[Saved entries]
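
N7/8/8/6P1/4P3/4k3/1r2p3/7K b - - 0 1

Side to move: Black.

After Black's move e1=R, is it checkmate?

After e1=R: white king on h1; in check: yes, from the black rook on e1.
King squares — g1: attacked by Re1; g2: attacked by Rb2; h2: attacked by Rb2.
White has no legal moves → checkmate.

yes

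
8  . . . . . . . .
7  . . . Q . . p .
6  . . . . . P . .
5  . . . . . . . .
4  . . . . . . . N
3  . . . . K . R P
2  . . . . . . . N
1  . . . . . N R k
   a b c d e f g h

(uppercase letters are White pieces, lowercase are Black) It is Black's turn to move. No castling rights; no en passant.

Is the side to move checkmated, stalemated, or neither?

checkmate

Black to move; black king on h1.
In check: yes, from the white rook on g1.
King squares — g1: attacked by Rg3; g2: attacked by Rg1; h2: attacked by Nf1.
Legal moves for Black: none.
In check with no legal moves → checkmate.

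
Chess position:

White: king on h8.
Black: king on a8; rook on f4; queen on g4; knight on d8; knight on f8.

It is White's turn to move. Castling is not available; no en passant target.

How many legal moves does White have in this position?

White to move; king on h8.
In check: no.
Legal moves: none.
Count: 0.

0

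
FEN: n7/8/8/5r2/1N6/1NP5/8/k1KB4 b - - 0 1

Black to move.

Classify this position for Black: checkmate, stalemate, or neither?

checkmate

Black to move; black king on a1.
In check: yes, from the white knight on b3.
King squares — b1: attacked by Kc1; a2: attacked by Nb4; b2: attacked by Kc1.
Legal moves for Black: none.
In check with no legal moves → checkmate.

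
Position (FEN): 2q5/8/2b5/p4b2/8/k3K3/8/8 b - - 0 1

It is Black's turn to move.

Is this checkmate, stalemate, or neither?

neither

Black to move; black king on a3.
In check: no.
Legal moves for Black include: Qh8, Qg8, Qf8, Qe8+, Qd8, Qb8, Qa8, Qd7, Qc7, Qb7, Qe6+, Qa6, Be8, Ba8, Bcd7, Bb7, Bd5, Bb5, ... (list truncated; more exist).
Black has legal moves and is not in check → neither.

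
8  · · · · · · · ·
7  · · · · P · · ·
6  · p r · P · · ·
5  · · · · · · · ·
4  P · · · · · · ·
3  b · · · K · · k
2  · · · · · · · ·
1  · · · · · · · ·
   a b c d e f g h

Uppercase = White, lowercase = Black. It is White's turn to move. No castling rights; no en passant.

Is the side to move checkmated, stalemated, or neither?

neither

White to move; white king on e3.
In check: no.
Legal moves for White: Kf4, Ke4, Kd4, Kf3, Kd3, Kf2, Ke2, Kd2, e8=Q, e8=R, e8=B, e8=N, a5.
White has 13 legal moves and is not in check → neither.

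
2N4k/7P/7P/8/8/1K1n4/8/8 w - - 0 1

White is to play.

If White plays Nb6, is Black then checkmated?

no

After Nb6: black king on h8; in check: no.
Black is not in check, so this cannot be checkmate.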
* * *
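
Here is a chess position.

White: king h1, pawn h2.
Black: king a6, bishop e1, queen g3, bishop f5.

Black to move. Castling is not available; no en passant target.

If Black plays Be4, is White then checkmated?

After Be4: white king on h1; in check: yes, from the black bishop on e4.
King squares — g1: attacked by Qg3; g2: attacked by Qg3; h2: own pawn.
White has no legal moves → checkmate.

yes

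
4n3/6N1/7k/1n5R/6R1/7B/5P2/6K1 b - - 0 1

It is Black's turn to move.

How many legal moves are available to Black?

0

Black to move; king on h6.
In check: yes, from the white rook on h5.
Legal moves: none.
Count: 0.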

● Work request:
Copy every line of the data that holds the string "passant".

● Result:
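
(uppercase letters are White pieces, lowercase are Black) It is Black's turn to move. No castling rights; no en passant.
It is White's turn to move. Castling is not available; no en passant target.
Uppercase = White, lowercase = Black. It is White's turn to move. No castling rights; no en passant.
Black to move. Castling is not available; no en passant target.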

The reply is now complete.